• **Work instructions**
Reproduce word for word the line that contains "For edges i" and every line after it to the end of the records, with nothing else added.

(Saved data entries)
------------------------

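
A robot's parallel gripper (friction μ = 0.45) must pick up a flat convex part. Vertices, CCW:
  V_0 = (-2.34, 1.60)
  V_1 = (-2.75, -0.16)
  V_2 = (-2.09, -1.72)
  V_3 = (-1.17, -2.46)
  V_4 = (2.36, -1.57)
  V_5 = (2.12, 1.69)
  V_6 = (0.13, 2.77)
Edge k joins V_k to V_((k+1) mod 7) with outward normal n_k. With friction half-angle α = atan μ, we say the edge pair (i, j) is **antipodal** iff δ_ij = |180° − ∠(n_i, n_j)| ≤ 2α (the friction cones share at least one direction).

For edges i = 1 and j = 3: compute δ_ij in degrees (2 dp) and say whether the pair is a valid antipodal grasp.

δ = 98.78°, invalid

α = atan 0.45 = 24.23°;  2α = 48.46°
edge 1: e_1 = (+0.66, -1.56);  n_1 = (-0.9210, -0.3896)
edge 3: e_3 = (+3.53, +0.89);  n_3 = (+0.2445, -0.9697)
∠(n_1, n_3) = 81.22°
δ = |180° − 81.22°| = 98.78°
98.78° > 2α = 48.46°  →  invalid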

------------------------

• **Your solution**
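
For edges i = 1 and j = 3: compute δ_ij in degrees (2 dp) and say whether the pair is a valid antipodal grasp.

δ = 98.78°, invalid

α = atan 0.45 = 24.23°;  2α = 48.46°
edge 1: e_1 = (+0.66, -1.56);  n_1 = (-0.9210, -0.3896)
edge 3: e_3 = (+3.53, +0.89);  n_3 = (+0.2445, -0.9697)
∠(n_1, n_3) = 81.22°
δ = |180° − 81.22°| = 98.78°
98.78° > 2α = 48.46°  →  invalid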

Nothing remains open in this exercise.